● **What this task involves**: All lines holding the word "share" are to be copied from the records beneath.

Collected data entries:
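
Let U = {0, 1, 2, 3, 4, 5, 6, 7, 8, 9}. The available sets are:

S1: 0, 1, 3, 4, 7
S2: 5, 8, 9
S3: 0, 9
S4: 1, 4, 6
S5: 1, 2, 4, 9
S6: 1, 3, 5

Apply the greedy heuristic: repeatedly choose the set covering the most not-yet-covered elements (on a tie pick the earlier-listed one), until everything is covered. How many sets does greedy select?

4

Pick 1: S1 covers 5 new elements (0, 1, 3, 4, 7).
Pick 2: S2 covers 3 new elements (5, 8, 9).
Pick 3: S4 covers 1 new elements (6).
Pick 4: S5 covers 1 new elements (2).
Greedy uses 4 sets.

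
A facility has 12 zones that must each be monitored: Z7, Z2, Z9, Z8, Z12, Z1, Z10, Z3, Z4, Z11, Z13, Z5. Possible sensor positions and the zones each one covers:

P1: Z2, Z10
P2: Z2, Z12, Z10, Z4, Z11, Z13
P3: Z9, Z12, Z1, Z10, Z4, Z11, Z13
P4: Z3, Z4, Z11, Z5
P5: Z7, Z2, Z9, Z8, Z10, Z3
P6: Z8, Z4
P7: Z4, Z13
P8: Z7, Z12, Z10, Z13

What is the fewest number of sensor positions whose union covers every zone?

P3, P4, P5 together cover {Z7, Z2, Z9, Z8, Z12, Z1, Z10, Z3, Z4, Z11, Z13, Z5} — every zone.
No 2 of the 8 sensor positions cover everything (all 28 pairs fall short), so 3 is minimum.

3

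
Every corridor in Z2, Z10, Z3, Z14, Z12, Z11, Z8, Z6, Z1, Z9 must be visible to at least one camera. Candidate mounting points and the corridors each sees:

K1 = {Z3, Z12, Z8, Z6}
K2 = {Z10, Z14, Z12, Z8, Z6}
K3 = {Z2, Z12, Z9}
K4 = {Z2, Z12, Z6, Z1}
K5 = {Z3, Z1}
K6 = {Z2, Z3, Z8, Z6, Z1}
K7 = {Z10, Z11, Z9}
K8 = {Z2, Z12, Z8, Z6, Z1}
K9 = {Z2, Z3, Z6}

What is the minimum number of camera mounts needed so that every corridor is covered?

K2, K6, K7 together cover {Z2, Z10, Z3, Z14, Z12, Z11, Z8, Z6, Z1, Z9} — every corridor.
No 2 of the 9 camera mounts cover everything (all 36 pairs fall short), so 3 is minimum.

3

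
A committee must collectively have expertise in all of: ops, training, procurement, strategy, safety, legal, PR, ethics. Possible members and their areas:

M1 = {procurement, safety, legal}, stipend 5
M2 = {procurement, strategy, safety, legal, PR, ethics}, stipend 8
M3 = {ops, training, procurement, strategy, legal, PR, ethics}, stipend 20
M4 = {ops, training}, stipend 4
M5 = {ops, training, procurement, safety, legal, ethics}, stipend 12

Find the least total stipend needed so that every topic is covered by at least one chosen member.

M2, M4 cover every topic at stipend 8 + 4 = 12.
Any cover uses at least 2 members; among all covering selections none totals below 12.

12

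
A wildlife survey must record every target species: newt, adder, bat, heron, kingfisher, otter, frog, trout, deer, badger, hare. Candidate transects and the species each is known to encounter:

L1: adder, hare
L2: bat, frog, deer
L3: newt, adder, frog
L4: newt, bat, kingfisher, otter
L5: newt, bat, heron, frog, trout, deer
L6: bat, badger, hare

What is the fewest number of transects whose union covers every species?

L1, L4, L5, L6 together cover {newt, adder, bat, heron, kingfisher, otter, frog, trout, deer, badger, hare} — every species.
No 3 of the 6 transects cover everything (all 20 triples fall short), so 4 is minimum.

4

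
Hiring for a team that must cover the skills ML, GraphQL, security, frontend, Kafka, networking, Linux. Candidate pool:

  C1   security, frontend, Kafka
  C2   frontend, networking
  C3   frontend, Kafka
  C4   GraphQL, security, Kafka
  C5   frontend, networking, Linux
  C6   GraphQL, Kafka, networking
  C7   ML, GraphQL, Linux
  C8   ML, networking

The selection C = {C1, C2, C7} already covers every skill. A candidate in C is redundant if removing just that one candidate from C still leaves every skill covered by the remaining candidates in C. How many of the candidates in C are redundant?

0

Drop C1: security, Kafka uncovered — not redundant.
Drop C2: networking uncovered — not redundant.
Drop C7: ML, GraphQL, Linux uncovered — not redundant.
None of the candidates in C is redundant.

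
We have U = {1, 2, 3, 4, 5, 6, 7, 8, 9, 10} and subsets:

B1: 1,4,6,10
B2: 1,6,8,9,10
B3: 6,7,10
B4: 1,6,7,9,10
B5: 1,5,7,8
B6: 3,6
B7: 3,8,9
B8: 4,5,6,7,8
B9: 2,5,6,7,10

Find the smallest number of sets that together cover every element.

B1, B7, B9 together cover {1, 2, 3, 4, 5, 6, 7, 8, 9, 10} — every element.
No 2 of the 9 sets cover everything (all 36 pairs fall short), so 3 is minimum.

3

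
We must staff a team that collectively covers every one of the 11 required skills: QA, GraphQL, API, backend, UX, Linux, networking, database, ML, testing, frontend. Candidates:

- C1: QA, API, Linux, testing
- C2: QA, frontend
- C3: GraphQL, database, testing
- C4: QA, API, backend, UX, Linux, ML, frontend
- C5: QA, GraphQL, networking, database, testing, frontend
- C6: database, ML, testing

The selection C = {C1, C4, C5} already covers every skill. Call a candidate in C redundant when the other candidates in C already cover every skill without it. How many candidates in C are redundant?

Drop C1: the rest still cover every skill — redundant.
Drop C4: backend, UX, ML uncovered — not redundant.
Drop C5: GraphQL, networking, database uncovered — not redundant.
1 redundant: C1.

1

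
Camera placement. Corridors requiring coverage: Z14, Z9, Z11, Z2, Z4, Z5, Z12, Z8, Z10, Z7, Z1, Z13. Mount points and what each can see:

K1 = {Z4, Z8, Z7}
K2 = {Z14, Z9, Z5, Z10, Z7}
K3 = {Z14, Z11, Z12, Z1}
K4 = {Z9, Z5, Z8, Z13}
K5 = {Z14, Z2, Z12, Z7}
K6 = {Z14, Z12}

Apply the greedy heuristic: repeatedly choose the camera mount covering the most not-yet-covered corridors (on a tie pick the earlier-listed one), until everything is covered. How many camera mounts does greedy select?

Pick 1: K2 covers 5 new corridors (Z14, Z9, Z5, Z10, Z7).
Pick 2: K3 covers 3 new corridors (Z11, Z12, Z1).
Pick 3: K1 covers 2 new corridors (Z4, Z8).
Pick 4: K4 covers 1 new corridors (Z13).
Pick 5: K5 covers 1 new corridors (Z2).
Greedy uses 5 camera mounts.

5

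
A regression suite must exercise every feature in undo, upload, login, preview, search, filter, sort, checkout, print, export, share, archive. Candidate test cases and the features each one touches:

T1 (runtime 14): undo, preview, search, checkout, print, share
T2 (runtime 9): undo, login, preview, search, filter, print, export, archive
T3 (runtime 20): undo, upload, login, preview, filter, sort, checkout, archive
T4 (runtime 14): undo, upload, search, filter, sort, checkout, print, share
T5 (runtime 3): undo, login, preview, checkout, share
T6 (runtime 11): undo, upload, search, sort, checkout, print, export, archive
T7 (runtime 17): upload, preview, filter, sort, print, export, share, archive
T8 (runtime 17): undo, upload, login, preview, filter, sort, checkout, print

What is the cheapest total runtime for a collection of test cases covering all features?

23

T2, T4 cover every feature at runtime 9 + 14 = 23.
Any cover uses at least 2 test cases; among all covering selections none totals below 23.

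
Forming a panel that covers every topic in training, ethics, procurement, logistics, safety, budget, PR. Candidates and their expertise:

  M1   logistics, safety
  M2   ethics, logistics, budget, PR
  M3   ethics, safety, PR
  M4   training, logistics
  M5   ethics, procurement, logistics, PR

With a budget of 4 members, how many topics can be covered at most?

Choosing M1, M2, M4, M5 covers {training, ethics, procurement, logistics, safety, budget, PR} — 7 topics.
That is all 7 topics.

7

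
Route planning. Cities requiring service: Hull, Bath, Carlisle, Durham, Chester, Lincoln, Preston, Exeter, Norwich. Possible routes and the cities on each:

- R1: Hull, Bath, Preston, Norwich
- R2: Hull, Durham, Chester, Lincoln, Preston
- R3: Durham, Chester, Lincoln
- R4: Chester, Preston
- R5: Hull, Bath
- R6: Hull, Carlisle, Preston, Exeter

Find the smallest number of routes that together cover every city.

3

R1, R2, R6 together cover {Hull, Bath, Carlisle, Durham, Chester, Lincoln, Preston, Exeter, Norwich} — every city.
No 2 of the 6 routes cover everything (all 15 pairs fall short), so 3 is minimum.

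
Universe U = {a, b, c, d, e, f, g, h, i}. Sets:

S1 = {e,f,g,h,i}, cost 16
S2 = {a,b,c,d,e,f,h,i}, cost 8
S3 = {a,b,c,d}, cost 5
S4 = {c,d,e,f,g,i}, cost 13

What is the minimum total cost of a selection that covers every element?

21

S1, S3 cover every element at cost 16 + 5 = 21.
Any cover uses at least 2 sets; among all covering selections none totals below 21.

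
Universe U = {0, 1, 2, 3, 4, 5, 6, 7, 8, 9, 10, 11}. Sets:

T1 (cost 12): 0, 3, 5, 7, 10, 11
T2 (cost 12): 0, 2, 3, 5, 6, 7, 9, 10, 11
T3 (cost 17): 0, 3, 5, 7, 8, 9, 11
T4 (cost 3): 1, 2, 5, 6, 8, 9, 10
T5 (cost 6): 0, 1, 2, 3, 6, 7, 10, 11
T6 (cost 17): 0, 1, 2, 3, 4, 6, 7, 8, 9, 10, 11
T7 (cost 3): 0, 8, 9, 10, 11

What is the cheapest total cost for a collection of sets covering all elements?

20

T4, T6 cover every element at cost 3 + 17 = 20.
Any cover uses at least 2 sets; among all covering selections none totals below 20.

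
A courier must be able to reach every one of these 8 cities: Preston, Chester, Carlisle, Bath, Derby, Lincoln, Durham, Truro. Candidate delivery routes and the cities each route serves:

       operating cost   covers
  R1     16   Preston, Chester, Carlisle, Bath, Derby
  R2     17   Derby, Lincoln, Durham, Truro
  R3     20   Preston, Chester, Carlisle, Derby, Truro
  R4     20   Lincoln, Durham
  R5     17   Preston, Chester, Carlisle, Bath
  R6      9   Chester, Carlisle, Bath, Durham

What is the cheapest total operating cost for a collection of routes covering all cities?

R1, R2 cover every city at operating cost 16 + 17 = 33.
Any cover uses at least 2 routes; among all covering selections none totals below 33.

33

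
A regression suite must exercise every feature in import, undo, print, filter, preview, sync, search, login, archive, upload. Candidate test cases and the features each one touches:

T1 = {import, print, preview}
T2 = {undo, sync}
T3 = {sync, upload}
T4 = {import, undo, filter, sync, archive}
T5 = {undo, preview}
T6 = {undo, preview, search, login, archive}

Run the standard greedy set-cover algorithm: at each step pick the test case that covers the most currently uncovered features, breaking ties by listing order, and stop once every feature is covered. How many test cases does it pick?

4

Pick 1: T4 covers 5 new features (import, undo, filter, sync, archive).
Pick 2: T6 covers 3 new features (preview, search, login).
Pick 3: T1 covers 1 new features (print).
Pick 4: T3 covers 1 new features (upload).
Greedy uses 4 test cases.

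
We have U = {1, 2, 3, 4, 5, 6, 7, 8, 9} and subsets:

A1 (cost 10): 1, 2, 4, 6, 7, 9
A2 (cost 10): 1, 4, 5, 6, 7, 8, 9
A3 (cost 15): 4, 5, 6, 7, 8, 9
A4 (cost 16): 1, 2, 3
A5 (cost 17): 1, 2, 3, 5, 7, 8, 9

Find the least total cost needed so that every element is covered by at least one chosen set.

A2, A4 cover every element at cost 10 + 16 = 26.
Any cover uses at least 2 sets; among all covering selections none totals below 26.

26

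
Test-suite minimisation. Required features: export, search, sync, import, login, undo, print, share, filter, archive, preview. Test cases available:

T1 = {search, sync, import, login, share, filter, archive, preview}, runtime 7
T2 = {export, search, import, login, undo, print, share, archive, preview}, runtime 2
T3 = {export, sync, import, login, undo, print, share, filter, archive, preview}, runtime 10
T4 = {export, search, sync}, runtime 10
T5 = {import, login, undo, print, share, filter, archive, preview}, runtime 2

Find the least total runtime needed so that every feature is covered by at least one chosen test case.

T1, T2 cover every feature at runtime 7 + 2 = 9.
Any cover uses at least 2 test cases; among all covering selections none totals below 9.
Greedy by coverage-per-runtime would pick T2, T5, T1 for 11 — worse than the optimum 9.

9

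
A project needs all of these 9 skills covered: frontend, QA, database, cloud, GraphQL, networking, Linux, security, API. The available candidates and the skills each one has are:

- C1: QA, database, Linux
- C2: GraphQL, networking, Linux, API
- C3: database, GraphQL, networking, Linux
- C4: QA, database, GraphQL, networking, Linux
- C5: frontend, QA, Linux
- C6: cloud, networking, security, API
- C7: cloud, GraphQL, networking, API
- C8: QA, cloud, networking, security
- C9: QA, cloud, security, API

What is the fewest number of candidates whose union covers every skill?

3

C3, C5, C6 together cover {frontend, QA, database, cloud, GraphQL, networking, Linux, security, API} — every skill.
No 2 of the 9 candidates cover everything (all 36 pairs fall short), so 3 is minimum.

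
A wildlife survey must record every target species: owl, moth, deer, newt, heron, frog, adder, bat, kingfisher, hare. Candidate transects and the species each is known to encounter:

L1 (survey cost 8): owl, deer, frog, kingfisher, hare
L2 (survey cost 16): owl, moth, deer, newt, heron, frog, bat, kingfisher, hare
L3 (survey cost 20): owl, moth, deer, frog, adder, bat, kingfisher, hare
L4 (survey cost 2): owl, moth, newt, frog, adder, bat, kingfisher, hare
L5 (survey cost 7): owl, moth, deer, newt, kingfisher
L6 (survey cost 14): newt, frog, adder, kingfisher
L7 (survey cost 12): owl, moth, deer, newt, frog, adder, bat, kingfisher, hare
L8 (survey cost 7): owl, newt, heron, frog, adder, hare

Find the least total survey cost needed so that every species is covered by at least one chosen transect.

L4, L5, L8 cover every species at survey cost 2 + 7 + 7 = 16.
Any cover uses at least 2 transects; among all covering selections none totals below 16.

16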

● **Solution to the problem**:
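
A regression suite must exercise every feature in undo, upload, login, preview, search, filter, sort, checkout, print, export, share, archive. Candidate test cases and the features each one touches:
T1 (runtime 14): undo, preview, search, checkout, print, share
T4 (runtime 14): undo, upload, search, filter, sort, checkout, print, share
T5 (runtime 3): undo, login, preview, checkout, share
T7 (runtime 17): upload, preview, filter, sort, print, export, share, archive
Test-suite minimisation. Required features: export, search, sync, import, login, undo, print, share, filter, archive, preview. Test cases available:
T1 = {search, sync, import, login, share, filter, archive, preview}, runtime 7
T2 = {export, search, import, login, undo, print, share, archive, preview}, runtime 2
T3 = {export, sync, import, login, undo, print, share, filter, archive, preview}, runtime 10
T5 = {import, login, undo, print, share, filter, archive, preview}, runtime 2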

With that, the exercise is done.